Start of Exercise material

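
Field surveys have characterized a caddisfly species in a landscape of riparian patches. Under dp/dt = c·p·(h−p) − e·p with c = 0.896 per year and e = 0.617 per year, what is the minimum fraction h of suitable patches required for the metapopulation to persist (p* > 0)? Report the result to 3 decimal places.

p* = h − e/c is positive only when h > e/c.
h_min = e/c = 0.617/0.896 = 0.6886.

0.689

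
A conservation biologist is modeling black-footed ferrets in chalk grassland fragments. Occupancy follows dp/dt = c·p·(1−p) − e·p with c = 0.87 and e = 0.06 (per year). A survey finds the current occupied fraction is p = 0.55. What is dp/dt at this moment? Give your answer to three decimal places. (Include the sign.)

Colonization term: c·p·(1−p) = 0.87×0.55×0.4500 = 0.21532.
Extinction term: e·p = 0.03300.
dp/dt = 0.21532 − 0.03300 = 0.18232.

0.182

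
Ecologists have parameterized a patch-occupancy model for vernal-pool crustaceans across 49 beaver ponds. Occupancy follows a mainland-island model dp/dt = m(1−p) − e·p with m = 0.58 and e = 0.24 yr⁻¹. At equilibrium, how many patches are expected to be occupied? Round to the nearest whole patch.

p* = m/(m+e) = 0.58/0.8200 = 0.7073.
Expected occupied patches = N × p* = 49 × 0.7073 = 34.66 ≈ 35.

35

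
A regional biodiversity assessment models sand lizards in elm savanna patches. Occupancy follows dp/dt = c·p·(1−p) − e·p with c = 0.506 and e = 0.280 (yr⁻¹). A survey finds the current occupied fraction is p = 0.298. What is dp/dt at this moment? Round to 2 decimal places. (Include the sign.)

0.02

Colonization term: c·p·(1−p) = 0.506×0.298×0.7020 = 0.10585.
Extinction term: e·p = 0.08344.
dp/dt = 0.10585 − 0.08344 = 0.02241.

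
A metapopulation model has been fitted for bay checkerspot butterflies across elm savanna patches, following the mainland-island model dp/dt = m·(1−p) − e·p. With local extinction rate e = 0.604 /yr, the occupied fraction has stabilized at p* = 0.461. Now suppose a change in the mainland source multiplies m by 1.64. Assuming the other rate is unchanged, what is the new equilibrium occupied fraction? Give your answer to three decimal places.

0.584

Balance m(1−p*) = e·p* gives m = e·p*/(1−p*) = 0.604×0.46100/0.53900 = 0.51659.
New p* = m/(m+e) = 0.84721/(0.84721+0.60400) = 0.58380.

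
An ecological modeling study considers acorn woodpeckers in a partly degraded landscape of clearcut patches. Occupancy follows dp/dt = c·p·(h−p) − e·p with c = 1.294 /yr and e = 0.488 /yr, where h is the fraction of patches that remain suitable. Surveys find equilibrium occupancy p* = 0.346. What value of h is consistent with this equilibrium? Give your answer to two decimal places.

0.72

At equilibrium c(h−p*) = e, so h = p* + e/c.
h = 0.346 + 0.488/1.294 = 0.346 + 0.3771 = 0.7231.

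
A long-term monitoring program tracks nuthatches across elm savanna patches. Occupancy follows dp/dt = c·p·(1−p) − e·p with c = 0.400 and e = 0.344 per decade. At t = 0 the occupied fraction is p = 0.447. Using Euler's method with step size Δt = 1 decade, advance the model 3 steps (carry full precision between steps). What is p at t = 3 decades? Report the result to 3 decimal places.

0.323

Update rule: p ← p + [c·p·(1−p) − e·p]·Δt with Δt = 1.
  1  |  dp/dt·Δt = -0.054892  |  p_1 = 0.392108
  2  |  dp/dt·Δt = -0.039542  |  p_2 = 0.352567
  3  |  dp/dt·Δt = -0.029978  |  p_3 = 0.322589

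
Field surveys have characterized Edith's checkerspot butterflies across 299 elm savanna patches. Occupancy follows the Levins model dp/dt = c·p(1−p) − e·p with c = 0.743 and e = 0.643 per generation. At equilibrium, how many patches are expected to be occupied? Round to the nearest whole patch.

40

p* = 1 − e/c = 1 − 0.643/0.743 = 0.1346.
Expected occupied patches = N × p* = 299 × 0.1346 = 40.24 ≈ 40.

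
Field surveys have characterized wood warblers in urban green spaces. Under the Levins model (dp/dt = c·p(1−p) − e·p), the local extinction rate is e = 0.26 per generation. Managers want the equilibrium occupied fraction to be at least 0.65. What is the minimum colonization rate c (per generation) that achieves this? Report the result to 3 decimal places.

p* = 1 − e/c ≥ 0.65 requires e/c ≤ 0.3500, i.e. c ≥ e/0.3500.
c_min = 0.26/0.3500 = 0.7429.

0.743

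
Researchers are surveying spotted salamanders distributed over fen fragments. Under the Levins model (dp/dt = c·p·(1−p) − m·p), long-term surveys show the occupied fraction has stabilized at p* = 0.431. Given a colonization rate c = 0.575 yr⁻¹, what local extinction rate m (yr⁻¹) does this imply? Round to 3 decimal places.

At equilibrium c(1−p*) = m.
m = 0.575 × (1 − 0.431) = 0.575 × 0.5690 = 0.3272.

0.327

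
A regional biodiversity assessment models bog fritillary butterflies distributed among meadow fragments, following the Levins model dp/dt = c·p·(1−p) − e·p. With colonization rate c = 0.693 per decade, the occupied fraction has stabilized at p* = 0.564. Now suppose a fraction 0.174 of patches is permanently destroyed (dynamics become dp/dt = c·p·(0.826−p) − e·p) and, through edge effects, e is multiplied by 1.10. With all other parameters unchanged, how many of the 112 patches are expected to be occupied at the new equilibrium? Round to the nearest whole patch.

39

Balance c(1−p*) = e gives e = 0.693×(1 − 0.56400) = 0.30215.
New p* = 0.826 − e/c = 0.826 − 0.33237/0.69300 = 0.34639.
Expected occupied = 112 × 0.34639 = 38.80 ≈ 39.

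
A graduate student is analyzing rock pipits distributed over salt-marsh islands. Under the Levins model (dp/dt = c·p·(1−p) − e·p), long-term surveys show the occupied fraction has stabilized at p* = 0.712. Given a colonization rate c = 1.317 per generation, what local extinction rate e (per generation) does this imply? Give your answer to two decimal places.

At equilibrium c(1−p*) = e.
e = 1.317 × (1 − 0.712) = 1.317 × 0.2880 = 0.3793.

0.38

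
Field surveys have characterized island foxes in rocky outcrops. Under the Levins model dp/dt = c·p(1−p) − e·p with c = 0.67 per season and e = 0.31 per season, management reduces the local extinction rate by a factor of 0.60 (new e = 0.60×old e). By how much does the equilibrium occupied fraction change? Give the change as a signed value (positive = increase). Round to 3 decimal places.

0.185

Before: p* = 1 − 0.31/0.67 = 0.5373.
After the change, c = 0.67, e = 0.186, so p* = 1 − 0.186/0.67 = 0.7224.
Δp* = 0.7224 − 0.5373 = +0.1851.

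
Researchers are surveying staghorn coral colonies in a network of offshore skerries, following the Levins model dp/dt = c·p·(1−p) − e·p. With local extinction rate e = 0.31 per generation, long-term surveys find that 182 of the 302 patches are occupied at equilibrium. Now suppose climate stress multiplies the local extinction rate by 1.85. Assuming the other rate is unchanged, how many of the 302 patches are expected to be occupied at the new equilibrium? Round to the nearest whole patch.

80

Observed p* = 182/302 = 0.60265.
Balance c(1−p*) = e gives c = e/(1 − 0.60265) = 0.31/0.39735 = 0.78017.
New p* = 1 − e/c = 1 − 0.57350/0.78017 = 0.26490.
Expected occupied = 302 × 0.26490 = 80.00 ≈ 80.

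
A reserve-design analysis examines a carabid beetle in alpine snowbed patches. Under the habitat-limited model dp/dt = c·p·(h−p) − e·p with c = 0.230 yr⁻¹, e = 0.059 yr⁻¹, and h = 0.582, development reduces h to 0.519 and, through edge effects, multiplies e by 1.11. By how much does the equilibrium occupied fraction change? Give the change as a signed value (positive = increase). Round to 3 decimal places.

Before: p* = h − e/c = 0.582 − 0.059/0.230 = 0.582 − 0.2565 = 0.3255.
After: c = 0.23, e = 0.06549, h = 0.519; p* = 0.519 − 0.06549/0.23 = 0.2343.
Δp* = 0.2343 − 0.3255 = -0.0912.

-0.091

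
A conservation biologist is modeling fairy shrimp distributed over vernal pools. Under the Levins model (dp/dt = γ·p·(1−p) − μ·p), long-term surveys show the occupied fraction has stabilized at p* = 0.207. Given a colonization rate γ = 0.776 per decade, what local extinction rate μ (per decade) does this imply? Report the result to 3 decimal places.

0.615

At equilibrium γ(1−p*) = μ.
μ = 0.776 × (1 − 0.207) = 0.776 × 0.7930 = 0.6154.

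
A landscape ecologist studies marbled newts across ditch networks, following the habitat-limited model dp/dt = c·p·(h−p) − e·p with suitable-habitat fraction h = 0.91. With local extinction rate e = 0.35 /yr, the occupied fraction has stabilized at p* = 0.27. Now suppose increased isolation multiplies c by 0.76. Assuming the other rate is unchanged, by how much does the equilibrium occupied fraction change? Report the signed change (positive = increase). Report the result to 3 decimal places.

-0.202

Balance c(h−p*) = e gives c = e/(0.91 − 0.27000) = 0.35/0.64000 = 0.54688.
New p* = 0.91 − e/c = 0.91 − 0.35000/0.41563 = 0.06790.
Δp* = 0.06790 − 0.27000 = -0.20210.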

End of Exercise material

* Your assignment:
From the line containing "A landscape ecologist" to the final line of the entries, print every line exactly and nothing else.

* Answer box:
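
A landscape ecologist studies marbled newts across ditch networks, following the habitat-limited model dp/dt = c·p·(h−p) − e·p with suitable-habitat fraction h = 0.91. With local extinction rate e = 0.35 /yr, the occupied fraction has stabilized at p* = 0.27. Now suppose increased isolation multiplies c by 0.76. Assuming the other rate is unchanged, by how much does the equilibrium occupied fraction change? Report the signed change (positive = increase). Report the result to 3 decimal places.

-0.202

Balance c(h−p*) = e gives c = e/(0.91 − 0.27000) = 0.35/0.64000 = 0.54688.
New p* = 0.91 − e/c = 0.91 − 0.35000/0.41563 = 0.06790.
Δp* = 0.06790 − 0.27000 = -0.20210.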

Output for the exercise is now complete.